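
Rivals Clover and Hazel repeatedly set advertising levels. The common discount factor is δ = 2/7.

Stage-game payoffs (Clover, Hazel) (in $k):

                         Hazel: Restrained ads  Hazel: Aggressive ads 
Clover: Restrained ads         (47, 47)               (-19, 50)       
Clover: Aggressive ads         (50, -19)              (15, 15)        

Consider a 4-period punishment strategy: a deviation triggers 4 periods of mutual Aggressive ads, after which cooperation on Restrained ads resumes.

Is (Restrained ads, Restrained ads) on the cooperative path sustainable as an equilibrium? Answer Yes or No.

Comparing payoff streams over the 5 periods until play realigns: cooperate → 47(1+δ+…+δ^4); deviate → 50 + 15(δ+…+δ^4).
Cooperation is sustained iff (47−15)(δ+…+δ^4) ≥ 50−47.
δ+…+δ^4 = 2/7·(1−(2/7)^4)/(1−2/7) = 0.3973, and (50−47)/(47−15) = 0.0938.
0.3973 ≥ 0.0938, so cooperation is sustainable.

Yes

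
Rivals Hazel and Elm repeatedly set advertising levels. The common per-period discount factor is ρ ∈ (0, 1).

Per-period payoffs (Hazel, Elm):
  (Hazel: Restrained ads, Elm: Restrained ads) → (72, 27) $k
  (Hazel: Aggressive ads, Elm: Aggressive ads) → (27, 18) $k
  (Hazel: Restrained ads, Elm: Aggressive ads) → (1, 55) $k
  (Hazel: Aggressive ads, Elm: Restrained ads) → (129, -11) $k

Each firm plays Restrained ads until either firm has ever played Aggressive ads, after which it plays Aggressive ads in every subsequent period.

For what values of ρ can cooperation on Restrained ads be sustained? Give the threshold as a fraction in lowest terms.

For Hazel: deviation gain 129−72 = 57, per-period punishment loss 72−27 = 45. IC gives ρ ≥ 57/102 = 19/34.
For Elm: gain 28, loss 9 per period, so ρ ≥ 28/37.
The tighter constraint is Elm's, so cooperation needs ρ ≥ 28/37.

28/37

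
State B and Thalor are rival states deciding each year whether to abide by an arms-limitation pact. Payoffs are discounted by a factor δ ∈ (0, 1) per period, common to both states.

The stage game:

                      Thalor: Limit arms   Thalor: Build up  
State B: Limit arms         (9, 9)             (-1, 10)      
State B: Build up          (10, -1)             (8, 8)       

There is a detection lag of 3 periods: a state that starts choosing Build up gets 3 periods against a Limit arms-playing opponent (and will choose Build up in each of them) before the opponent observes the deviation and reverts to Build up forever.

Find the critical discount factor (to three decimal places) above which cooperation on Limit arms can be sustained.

0.794

A deviator earns 10 for 3 periods, then 8 forever; cooperating earns 9 forever. Multiplying the IC by (1−δ):
9 ≥ 10(1−δ^3) + 8δ^3, so 2·δ^3 ≥ 1 and δ^3 ≥ 1/2.
δ ≥ (1/2)^(1/3) ≈ 0.794.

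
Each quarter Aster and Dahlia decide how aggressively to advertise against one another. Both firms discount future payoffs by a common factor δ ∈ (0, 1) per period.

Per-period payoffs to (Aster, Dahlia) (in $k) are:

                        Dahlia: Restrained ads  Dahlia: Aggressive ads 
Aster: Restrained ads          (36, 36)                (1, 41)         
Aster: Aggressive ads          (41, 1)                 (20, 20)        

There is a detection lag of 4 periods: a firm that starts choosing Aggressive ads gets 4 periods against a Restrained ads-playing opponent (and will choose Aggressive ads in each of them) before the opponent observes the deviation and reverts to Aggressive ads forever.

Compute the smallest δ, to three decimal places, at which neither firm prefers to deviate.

A deviator earns 41 for 4 periods, then 20 forever; cooperating earns 36 forever. Multiplying the IC by (1−δ):
36 ≥ 41(1−δ^4) + 20δ^4, so 21·δ^4 ≥ 5 and δ^4 ≥ 5/21.
δ ≥ (5/21)^(1/4) ≈ 0.699.

0.699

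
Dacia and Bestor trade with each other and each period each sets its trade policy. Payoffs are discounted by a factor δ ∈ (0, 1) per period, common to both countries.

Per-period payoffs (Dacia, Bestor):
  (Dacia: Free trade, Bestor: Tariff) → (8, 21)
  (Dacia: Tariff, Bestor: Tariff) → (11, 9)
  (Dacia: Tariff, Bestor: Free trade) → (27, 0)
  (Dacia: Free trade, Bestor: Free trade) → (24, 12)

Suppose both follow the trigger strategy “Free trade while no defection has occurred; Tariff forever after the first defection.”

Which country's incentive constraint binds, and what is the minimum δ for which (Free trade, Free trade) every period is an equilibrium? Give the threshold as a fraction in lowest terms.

Dacia's threshold: (27−24)/(27−11) = 3/16.
Bestor's threshold: (21−12)/(21−9) = 3/4.
3/16 < 3/4, so Bestor binds and δ* = 3/4.

Bestor; δ ≥ 3/4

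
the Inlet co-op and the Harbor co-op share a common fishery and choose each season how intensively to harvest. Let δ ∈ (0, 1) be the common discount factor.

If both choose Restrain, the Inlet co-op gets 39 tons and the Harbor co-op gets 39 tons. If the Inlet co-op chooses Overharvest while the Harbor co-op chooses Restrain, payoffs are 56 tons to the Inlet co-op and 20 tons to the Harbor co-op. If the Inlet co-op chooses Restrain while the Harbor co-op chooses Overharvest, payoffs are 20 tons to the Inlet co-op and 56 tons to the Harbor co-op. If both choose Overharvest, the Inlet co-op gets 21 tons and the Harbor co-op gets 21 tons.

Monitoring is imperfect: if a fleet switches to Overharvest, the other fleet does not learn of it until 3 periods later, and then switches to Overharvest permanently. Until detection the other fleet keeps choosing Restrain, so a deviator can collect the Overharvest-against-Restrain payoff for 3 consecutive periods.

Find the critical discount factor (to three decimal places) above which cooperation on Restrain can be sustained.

A deviator earns 56 for 3 periods, then 21 forever; cooperating earns 39 forever. Multiplying the IC by (1−δ):
39 ≥ 56(1−δ^3) + 21δ^3, so 35·δ^3 ≥ 17 and δ^3 ≥ 17/35.
δ ≥ (17/35)^(1/3) ≈ 0.786.

0.786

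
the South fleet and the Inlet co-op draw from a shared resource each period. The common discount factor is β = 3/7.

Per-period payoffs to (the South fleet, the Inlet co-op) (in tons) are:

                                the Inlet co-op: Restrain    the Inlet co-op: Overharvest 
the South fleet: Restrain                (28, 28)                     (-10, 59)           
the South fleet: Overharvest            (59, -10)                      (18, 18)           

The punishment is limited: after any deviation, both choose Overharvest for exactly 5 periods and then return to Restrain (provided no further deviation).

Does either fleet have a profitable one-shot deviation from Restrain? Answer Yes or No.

Yes

Comparing payoff streams over the 6 periods until play realigns: cooperate → 28(1+β+…+β^5); deviate → 59 + 18(β+…+β^5).
Cooperation is sustained iff (28−18)(β+…+β^5) ≥ 59−28.
β+…+β^5 = 3/7·(1−(3/7)^5)/(1−3/7) = 0.7392, and (59−28)/(28−18) = 3.1000.
0.7392 < 3.1000, so cooperation is not sustainable.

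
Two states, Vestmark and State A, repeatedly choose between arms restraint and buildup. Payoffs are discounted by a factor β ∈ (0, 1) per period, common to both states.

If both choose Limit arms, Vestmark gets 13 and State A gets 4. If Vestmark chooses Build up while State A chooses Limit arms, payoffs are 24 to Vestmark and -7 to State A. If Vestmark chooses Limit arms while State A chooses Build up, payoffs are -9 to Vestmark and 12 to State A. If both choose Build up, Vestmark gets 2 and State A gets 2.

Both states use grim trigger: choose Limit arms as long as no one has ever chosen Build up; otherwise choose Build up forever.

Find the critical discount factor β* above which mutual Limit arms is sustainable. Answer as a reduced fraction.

4/5

Vestmark: cooperation gives 13 each period; deviation gives 24 once then 2 forever.
  13/(1−β) ≥ 24 + 2β/(1−β) ⇒ β ≥ 11/22 = 1/2.
State A: cooperation gives 4 each period; deviation gives 12 once then 2 forever.
  β ≥ 8/10 = 4/5.
Both must hold, so the binding constraint is State A's: β ≥ 4/5.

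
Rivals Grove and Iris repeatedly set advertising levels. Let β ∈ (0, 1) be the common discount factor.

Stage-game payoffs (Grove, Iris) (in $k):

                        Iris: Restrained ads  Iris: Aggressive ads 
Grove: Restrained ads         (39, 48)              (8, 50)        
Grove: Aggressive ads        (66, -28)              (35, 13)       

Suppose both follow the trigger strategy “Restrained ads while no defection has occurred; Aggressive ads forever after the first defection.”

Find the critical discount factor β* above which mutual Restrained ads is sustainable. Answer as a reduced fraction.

For Grove: deviation gain 66−39 = 27, per-period punishment loss 39−35 = 4. IC gives β ≥ 27/31.
For Iris: gain 2, loss 35 per period, so β ≥ 2/37.
The tighter constraint is Grove's, so cooperation needs β ≥ 27/31.

27/31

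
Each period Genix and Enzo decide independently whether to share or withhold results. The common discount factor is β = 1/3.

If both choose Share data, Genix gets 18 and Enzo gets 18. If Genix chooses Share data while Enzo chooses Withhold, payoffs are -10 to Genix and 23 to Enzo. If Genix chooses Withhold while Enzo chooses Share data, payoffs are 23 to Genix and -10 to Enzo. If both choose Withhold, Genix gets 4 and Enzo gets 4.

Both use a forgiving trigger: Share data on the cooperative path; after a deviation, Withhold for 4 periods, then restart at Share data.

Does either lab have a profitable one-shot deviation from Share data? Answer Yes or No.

No

Comparing payoff streams over the 5 periods until play realigns: cooperate → 18(1+β+…+β^4); deviate → 23 + 4(β+…+β^4).
Cooperation is sustained iff (18−4)(β+…+β^4) ≥ 23−18.
β+…+β^4 = 1/3·(1−(1/3)^4)/(1−1/3) = 0.4938, and (23−18)/(18−4) = 0.3571.
0.4938 ≥ 0.3571, so cooperation is sustainable.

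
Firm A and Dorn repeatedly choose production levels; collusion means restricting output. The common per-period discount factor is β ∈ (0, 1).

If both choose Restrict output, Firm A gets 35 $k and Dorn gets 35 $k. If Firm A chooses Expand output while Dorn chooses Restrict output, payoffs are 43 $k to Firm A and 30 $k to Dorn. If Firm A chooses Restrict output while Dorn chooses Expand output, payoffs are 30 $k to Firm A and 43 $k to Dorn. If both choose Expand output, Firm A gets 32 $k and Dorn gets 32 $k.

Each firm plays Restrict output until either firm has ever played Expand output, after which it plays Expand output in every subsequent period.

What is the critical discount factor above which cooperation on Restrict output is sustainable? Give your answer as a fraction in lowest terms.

Under grim trigger the critical discount factor is (T−C)/(T−P) with T = 43, C = 35, P = 32.
β* = (43−35)/(43−32) = 8/11.

8/11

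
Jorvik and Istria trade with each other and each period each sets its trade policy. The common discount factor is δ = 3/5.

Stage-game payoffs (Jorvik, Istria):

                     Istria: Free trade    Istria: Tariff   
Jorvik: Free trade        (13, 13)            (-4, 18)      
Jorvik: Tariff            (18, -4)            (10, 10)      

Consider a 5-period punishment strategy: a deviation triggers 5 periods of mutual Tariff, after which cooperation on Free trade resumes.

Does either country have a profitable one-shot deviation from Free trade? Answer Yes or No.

IC: δ+…+δ^5 ≥ (18−13)/(13−10) = 5/3.
At δ = 3/5: partial sum = 1.3834 < 1.6667. Cooperation not sustainable.

Yes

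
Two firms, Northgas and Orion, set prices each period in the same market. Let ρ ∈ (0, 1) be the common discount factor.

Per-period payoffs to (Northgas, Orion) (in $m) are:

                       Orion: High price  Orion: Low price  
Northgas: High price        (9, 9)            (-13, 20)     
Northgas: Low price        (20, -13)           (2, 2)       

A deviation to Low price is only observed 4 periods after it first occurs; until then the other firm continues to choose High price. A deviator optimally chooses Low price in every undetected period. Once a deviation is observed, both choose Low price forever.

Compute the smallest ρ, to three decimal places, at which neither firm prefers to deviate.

0.884

A deviator earns 20 for 4 periods, then 2 forever; cooperating earns 9 forever. Multiplying the IC by (1−ρ):
9 ≥ 20(1−ρ^4) + 2ρ^4, so 18·ρ^4 ≥ 11 and ρ^4 ≥ 11/18.
ρ ≥ (11/18)^(1/4) ≈ 0.884.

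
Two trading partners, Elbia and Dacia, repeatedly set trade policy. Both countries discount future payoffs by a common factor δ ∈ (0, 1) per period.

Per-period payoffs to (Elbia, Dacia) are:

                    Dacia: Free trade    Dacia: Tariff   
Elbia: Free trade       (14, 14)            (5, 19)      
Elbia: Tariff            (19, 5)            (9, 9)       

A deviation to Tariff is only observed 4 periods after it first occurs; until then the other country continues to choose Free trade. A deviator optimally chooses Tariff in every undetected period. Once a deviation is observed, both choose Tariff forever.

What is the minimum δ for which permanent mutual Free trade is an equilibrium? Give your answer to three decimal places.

A deviator earns 19 for 4 periods, then 9 forever; cooperating earns 14 forever. Multiplying the IC by (1−δ):
14 ≥ 19(1−δ^4) + 9δ^4, so 10·δ^4 ≥ 5 and δ^4 ≥ 1/2.
δ ≥ (1/2)^(1/4) ≈ 0.841.

0.841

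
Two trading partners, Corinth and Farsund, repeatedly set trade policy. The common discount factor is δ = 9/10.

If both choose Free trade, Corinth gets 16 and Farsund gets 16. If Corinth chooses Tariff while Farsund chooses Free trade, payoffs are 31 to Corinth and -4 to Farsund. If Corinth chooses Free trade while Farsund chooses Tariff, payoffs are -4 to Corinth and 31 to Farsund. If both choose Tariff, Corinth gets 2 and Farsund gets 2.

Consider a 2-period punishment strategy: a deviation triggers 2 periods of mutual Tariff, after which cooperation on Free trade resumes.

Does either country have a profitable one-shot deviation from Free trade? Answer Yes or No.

No

IC: δ+…+δ^2 ≥ (31−16)/(16−2) = 15/14.
At δ = 9/10: partial sum = 1.7100 ≥ 1.0714. Cooperation sustainable.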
━━━━
WHAT IS NEEDED:
Look above for the line with "Per-period payoffs to (Aster, Dahlia)"; retype exactly that line, every line after it up to the line with "Aster: Aggressive ads", and that line too, nothing else.

SOLUTION BELOW:
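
Per-period payoffs to (Aster, Dahlia) (in $k) are:

                        Dahlia: Restrained ads  Dahlia: Aggressive ads 
Aster: Restrained ads          (36, 36)                (1, 41)         
Aster: Aggressive ads          (41, 1)                 (20, 20)        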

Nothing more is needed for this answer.